* _Stored data entries_:
'''
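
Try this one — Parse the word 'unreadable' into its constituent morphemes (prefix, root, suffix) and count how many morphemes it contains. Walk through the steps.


Step 1: Identify prefix: 'un' (meaning: not/reverse)
Step 2: Identify root: 'read'
Step 3: Identify suffix(es): 'able'
Decomposition: un- (prefix: not/reverse) + read (root) + -able (suffix: capable of)
Total morphemes: 3

3 morphemes (un- (prefix: not/reverse) + read (root) + -able (suffix: capable of))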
'''
* _WHAT IS EXPECTED_: The response should consist of the entries, retyped exactly and in full.

* _SOLUTION FOR THIS PROBLEM_:
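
Try this one — Parse the word 'unreadable' into its constituent morphemes (prefix, root, suffix) and count how many morphemes it contains. Walk through the steps.


Step 1: Identify prefix: 'un' (meaning: not/reverse)
Step 2: Identify root: 'read'
Step 3: Identify suffix(es): 'able'
Decomposition: un- (prefix: not/reverse) + read (root) + -able (suffix: capable of)
Total morphemes: 3

3 morphemes (un- (prefix: not/reverse) + read (root) + -able (suffix: capable of))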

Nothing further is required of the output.